(Recorded data)
──────

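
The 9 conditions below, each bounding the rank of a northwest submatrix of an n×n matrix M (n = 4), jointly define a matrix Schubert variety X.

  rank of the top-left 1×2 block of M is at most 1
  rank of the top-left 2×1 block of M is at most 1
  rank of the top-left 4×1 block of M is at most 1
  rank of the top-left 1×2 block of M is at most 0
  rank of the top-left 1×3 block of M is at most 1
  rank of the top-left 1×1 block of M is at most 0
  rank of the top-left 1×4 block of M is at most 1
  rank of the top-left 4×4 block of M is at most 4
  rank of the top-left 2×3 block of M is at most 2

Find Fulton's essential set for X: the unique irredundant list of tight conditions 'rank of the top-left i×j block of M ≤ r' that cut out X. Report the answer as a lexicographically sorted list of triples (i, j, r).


Computing R[i][j] = min implied NW-rank bound (n=4, 9 conditions):

  i=1: 0  0  1  1
  i=2: 1  1  2  2
  i=3: 1  2  3  3
  i=4: 1  2  3  4

giving w = (3, 1, 2, 4) via Δ²R.

D(w) has 2 cells with 1 SE-corner; essential set:

[(1, 2, 0)]


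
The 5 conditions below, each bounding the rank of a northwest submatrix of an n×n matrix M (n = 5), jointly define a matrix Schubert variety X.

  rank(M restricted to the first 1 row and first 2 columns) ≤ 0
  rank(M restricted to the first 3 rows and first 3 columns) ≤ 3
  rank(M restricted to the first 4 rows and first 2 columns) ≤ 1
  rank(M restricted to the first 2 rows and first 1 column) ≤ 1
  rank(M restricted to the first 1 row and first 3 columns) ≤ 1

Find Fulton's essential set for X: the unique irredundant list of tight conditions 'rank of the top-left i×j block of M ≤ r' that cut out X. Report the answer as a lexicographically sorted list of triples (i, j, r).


Reconstructing r_w from the 5 given conditions:

  R[1]: 0 0 1 1 1
  R[2]: 1 1 2 2 2
  R[3]: 1 1 2 3 3
  R[4]: 1 1 2 3 4
  R[5]: 1 2 3 4 5

hence w(1..5) = (3, 1, 4, 5, 2).

2 SE-corners of the 4-cell Rothe diagram give Ess(w):

[(1, 2, 0), (4, 2, 1)]


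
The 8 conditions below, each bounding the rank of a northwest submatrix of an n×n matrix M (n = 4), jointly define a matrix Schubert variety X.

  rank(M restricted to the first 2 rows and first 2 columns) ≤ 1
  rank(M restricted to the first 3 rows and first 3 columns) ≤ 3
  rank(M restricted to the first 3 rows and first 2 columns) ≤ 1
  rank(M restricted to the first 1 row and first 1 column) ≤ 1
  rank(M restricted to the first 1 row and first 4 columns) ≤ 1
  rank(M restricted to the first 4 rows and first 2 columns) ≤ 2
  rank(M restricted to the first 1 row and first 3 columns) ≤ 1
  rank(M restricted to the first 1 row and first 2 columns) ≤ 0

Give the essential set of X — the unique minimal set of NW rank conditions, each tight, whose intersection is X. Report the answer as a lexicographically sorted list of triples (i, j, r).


Rank table r_w(4×4) implied by the 8 constraints:

  row 1: 0  0  1  1
  row 2: 1  1  2  2
  row 3: 1  1  2  3
  row 4: 1  2  3  4

hence w(1..4) = (3, 1, 4, 2).

ℓ(w)=3; the 2 essential cells (i,j,r):

[(1, 2, 0), (3, 2, 1)]


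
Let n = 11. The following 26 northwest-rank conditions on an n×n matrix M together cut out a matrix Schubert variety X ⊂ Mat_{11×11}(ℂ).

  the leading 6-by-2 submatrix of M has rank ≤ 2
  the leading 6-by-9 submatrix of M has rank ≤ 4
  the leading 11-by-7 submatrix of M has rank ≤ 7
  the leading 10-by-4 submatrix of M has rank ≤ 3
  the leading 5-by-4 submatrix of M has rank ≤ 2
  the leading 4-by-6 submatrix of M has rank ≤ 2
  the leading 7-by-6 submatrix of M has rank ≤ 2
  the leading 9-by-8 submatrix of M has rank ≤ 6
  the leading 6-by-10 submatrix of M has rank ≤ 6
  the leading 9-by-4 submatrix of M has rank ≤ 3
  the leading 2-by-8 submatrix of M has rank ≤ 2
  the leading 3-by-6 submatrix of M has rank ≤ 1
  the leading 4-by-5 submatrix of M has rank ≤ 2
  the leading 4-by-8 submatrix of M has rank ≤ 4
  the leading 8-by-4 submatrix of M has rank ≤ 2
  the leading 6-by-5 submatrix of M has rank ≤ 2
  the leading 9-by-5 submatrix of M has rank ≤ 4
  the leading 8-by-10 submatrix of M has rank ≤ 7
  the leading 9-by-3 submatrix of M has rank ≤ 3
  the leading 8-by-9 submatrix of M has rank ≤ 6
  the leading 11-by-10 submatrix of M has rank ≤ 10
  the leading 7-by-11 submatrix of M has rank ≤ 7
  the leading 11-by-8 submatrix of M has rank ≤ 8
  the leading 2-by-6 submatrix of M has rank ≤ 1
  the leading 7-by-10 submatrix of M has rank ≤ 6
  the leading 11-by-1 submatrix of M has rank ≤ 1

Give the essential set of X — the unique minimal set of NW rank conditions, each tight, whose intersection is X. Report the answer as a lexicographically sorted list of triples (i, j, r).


The tightest implied rank at each (i,j), from the 26 conditions:

  1, 1, 1, 1, 1, 1, 1, 1, 1, 1, 1
  1, 1, 1, 1, 1, 1, 2, 2, 2, 2, 2
  1, 1, 1, 1, 1, 1, 2, 3, 3, 3, 3
  1, 2, 2, 2, 2, 2, 3, 4, 4, 4, 4
  1, 2, 2, 2, 2, 2, 3, 4, 4, 5, 5
  1, 2, 2, 2, 2, 2, 3, 4, 4, 5, 6
  1, 2, 2, 2, 2, 2, 3, 4, 5, 6, 7
  1, 2, 2, 2, 3, 3, 4, 5, 6, 7, 8
  1, 2, 3, 3, 4, 4, 5, 6, 7, 8, 9
  1, 2, 3, 3, 4, 5, 6, 7, 8, 9, 10
  1, 2, 3, 4, 5, 6, 7, 8, 9, 10, 11

reading off 1-entries of Δ²R: w = (1, 7, 8, 2, 10, 11, 9, 5, 3, 6, 4).

|D(w)|=27, |Ess(w)|=5:

[(3, 6, 1), (6, 9, 4), (7, 6, 2), (8, 4, 2), (10, 4, 3)]


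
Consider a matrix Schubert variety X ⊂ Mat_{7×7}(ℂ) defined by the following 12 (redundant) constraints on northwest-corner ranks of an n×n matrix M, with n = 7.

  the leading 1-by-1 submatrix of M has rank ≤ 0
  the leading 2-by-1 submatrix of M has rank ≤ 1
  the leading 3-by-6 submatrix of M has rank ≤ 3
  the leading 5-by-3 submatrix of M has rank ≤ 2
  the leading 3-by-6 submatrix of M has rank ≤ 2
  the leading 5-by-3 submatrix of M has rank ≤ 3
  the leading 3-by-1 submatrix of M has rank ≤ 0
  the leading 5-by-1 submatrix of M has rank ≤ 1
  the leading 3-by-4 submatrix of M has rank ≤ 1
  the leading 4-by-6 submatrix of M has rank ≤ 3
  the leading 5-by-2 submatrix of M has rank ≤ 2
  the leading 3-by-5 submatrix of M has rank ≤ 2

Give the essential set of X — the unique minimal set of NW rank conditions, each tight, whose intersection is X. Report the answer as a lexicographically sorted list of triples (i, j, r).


The tightest implied rank at each (i,j), from the 12 conditions:

  0 | 1 | 1 | 1 | 1 | 1 | 1
  0 | 1 | 1 | 1 | 2 | 2 | 2
  0 | 1 | 1 | 1 | 2 | 2 | 3
  1 | 2 | 2 | 2 | 3 | 3 | 4
  1 | 2 | 2 | 3 | 4 | 4 | 5
  1 | 2 | 3 | 4 | 5 | 5 | 6
  1 | 2 | 3 | 4 | 5 | 6 | 7

the unique w with this rank table is (2, 5, 7, 1, 4, 3, 6).

D(w) has 9 cells with 4 SE-corners; essential set:

[(3, 1, 0), (3, 4, 1), (3, 6, 2), (5, 3, 2)]


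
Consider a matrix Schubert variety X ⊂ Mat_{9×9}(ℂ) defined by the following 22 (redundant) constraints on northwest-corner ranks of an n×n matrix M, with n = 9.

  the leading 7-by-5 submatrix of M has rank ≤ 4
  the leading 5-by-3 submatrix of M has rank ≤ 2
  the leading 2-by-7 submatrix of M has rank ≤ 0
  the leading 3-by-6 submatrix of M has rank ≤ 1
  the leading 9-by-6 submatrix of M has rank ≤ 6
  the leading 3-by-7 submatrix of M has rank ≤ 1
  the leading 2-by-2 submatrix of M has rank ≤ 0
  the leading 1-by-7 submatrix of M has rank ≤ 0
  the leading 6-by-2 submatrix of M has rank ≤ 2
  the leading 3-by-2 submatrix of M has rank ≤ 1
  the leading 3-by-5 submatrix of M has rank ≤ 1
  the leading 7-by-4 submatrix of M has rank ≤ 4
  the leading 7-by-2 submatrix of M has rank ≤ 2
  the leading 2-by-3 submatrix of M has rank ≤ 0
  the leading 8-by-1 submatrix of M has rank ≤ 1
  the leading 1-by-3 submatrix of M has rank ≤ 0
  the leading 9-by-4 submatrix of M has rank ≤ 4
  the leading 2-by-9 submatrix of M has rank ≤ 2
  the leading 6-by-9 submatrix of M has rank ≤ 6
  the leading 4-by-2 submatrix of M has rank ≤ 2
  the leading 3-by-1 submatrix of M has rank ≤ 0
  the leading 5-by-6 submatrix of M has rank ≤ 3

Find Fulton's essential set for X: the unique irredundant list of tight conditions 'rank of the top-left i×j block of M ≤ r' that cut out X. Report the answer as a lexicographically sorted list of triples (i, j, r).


Reconstructing r_w from the 22 given conditions:

  0, 0, 0, 0, 0, 0, 0, 1, 1
  0, 0, 0, 0, 0, 0, 0, 1, 2
  0, 1, 1, 1, 1, 1, 1, 2, 3
  1, 2, 2, 2, 2, 2, 2, 3, 4
  1, 2, 2, 3, 3, 3, 3, 4, 5
  1, 2, 3, 4, 4, 4, 4, 5, 6
  1, 2, 3, 4, 4, 5, 5, 6, 7
  1, 2, 3, 4, 5, 6, 6, 7, 8
  1, 2, 3, 4, 5, 6, 7, 8, 9

so w = (8, 9, 2, 1, 4, 3, 6, 5, 7).

4 SE-corners of the 17-cell Rothe diagram give Ess(w):

[(2, 7, 0), (3, 1, 0), (5, 3, 2), (7, 5, 4)]


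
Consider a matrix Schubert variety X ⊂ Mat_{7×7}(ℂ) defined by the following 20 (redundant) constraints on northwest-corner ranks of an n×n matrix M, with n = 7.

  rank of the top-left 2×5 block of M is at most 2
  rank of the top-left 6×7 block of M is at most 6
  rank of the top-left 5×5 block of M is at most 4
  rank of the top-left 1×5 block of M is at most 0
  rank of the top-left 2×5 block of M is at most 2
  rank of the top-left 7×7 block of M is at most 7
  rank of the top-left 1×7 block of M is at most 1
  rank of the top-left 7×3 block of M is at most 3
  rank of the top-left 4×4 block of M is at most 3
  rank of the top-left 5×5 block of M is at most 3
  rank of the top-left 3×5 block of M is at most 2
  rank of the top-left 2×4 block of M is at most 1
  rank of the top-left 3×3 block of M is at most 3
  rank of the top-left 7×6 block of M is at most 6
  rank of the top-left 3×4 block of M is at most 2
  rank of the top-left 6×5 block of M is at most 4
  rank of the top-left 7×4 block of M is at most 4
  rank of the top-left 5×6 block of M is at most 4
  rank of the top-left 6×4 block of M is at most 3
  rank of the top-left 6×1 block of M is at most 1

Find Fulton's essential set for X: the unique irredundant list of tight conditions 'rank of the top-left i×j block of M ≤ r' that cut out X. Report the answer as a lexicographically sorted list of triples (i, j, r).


Reconstructing r_w from the 20 given conditions:

  i=1: 0 | 0 | 0 | 0 | 0 | 1 | 1
  i=2: 1 | 1 | 1 | 1 | 1 | 2 | 2
  i=3: 1 | 2 | 2 | 2 | 2 | 3 | 3
  i=4: 1 | 2 | 3 | 3 | 3 | 4 | 4
  i=5: 1 | 2 | 3 | 3 | 3 | 4 | 5
  i=6: 1 | 2 | 3 | 3 | 4 | 5 | 6
  i=7: 1 | 2 | 3 | 4 | 5 | 6 | 7

second differences of R give the permutation w = (6, 1, 2, 3, 7, 5, 4).

Fulton essential set (3 of the 8 Rothe cells):

[(1, 5, 0), (5, 5, 3), (6, 4, 3)]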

──────

Return solely the number of lines in the data that include the word "Consider".

Solution to the problem ▸ 3